====== Provided information ======
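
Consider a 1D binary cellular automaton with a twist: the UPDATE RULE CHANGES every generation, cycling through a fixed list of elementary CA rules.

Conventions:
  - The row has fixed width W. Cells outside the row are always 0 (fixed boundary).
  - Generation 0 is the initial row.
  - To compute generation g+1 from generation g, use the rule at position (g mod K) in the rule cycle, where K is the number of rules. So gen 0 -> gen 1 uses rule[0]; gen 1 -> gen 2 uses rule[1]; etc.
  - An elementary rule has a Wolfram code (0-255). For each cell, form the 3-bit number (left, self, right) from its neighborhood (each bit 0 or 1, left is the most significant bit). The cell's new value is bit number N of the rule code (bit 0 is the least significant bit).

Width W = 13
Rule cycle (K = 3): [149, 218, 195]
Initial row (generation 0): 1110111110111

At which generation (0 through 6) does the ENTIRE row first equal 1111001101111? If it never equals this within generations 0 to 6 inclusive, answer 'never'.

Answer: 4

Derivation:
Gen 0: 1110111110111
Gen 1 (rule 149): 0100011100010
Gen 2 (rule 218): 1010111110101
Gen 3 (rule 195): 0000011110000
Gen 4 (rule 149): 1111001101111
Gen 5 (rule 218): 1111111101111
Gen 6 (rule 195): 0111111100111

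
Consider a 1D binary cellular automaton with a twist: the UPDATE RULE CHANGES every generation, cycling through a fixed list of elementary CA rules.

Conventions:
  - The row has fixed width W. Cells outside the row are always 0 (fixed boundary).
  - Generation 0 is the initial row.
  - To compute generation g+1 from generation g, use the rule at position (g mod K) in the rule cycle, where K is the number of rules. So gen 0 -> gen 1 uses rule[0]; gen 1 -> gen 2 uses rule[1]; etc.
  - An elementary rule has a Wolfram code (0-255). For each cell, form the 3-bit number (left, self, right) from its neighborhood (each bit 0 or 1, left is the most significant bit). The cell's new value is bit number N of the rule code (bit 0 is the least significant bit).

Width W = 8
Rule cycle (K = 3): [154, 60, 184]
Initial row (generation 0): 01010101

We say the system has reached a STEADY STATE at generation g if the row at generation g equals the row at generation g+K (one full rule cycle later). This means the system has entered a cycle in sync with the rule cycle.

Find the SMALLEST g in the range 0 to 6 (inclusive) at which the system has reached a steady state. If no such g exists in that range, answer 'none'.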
======
Task goal:
Copy each line of the records verbatim.

Exercise solution:
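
Consider a 1D binary cellular automaton with a twist: the UPDATE RULE CHANGES every generation, cycling through a fixed list of elementary CA rules.

Conventions:
  - The row has fixed width W. Cells outside the row are always 0 (fixed boundary).
  - Generation 0 is the initial row.
  - To compute generation g+1 from generation g, use the rule at position (g mod K) in the rule cycle, where K is the number of rules. So gen 0 -> gen 1 uses rule[0]; gen 1 -> gen 2 uses rule[1]; etc.
  - An elementary rule has a Wolfram code (0-255). For each cell, form the 3-bit number (left, self, right) from its neighborhood (each bit 0 or 1, left is the most significant bit). The cell's new value is bit number N of the rule code (bit 0 is the least significant bit).

Width W = 13
Rule cycle (K = 3): [149, 218, 195]
Initial row (generation 0): 1110111110111

At which generation (0 through 6) does the ENTIRE row first equal 1111001101111? If it never equals this within generations 0 to 6 inclusive, answer 'never'.

Answer: 4

Derivation:
Gen 0: 1110111110111
Gen 1 (rule 149): 0100011100010
Gen 2 (rule 218): 1010111110101
Gen 3 (rule 195): 0000011110000
Gen 4 (rule 149): 1111001101111
Gen 5 (rule 218): 1111111101111
Gen 6 (rule 195): 0111111100111

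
Consider a 1D binary cellular automaton with a twist: the UPDATE RULE CHANGES every generation, cycling through a fixed list of elementary CA rules.

Conventions:
  - The row has fixed width W. Cells outside the row are always 0 (fixed boundary).
  - Generation 0 is the initial row.
  - To compute generation g+1 from generation g, use the rule at position (g mod K) in the rule cycle, where K is the number of rules. So gen 0 -> gen 1 uses rule[0]; gen 1 -> gen 2 uses rule[1]; etc.
  - An elementary rule has a Wolfram code (0-255). For each cell, form the 3-bit number (left, self, right) from its neighborhood (each bit 0 or 1, left is the most significant bit). The cell's new value is bit number N of the rule code (bit 0 is the least significant bit).

Width W = 8
Rule cycle (K = 3): [154, 60, 184]
Initial row (generation 0): 01010101

We say the system has reached a STEADY STATE at generation g if the row at generation g equals the row at generation g+K (one full rule cycle later). This means the system has entered a cycle in sync with the rule cycle.

Find the SMALLEST g in the range 0 to 6 (inclusive) at which the system has reached a steady state. If no such g exists in that range, answer 'none'.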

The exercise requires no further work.